* **Exercise**
Reproduce the entries that follow, exactly and in full.

*** Opening Extracted records ***

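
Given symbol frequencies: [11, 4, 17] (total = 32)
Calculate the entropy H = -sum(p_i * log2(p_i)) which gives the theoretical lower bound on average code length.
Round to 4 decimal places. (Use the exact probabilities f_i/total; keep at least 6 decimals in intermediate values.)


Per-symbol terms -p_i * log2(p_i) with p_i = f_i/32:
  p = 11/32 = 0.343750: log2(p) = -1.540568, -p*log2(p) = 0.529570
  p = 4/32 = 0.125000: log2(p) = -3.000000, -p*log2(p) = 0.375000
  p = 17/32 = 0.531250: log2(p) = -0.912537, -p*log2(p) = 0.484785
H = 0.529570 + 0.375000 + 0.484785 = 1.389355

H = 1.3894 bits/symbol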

*** Closing Extracted records ***

* **Exercise response**
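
Given symbol frequencies: [11, 4, 17] (total = 32)
Calculate the entropy H = -sum(p_i * log2(p_i)) which gives the theoretical lower bound on average code length.
Round to 4 decimal places. (Use the exact probabilities f_i/total; keep at least 6 decimals in intermediate values.)


Per-symbol terms -p_i * log2(p_i) with p_i = f_i/32:
  p = 11/32 = 0.343750: log2(p) = -1.540568, -p*log2(p) = 0.529570
  p = 4/32 = 0.125000: log2(p) = -3.000000, -p*log2(p) = 0.375000
  p = 17/32 = 0.531250: log2(p) = -0.912537, -p*log2(p) = 0.484785
H = 0.529570 + 0.375000 + 0.484785 = 1.389355

H = 1.3894 bits/symbol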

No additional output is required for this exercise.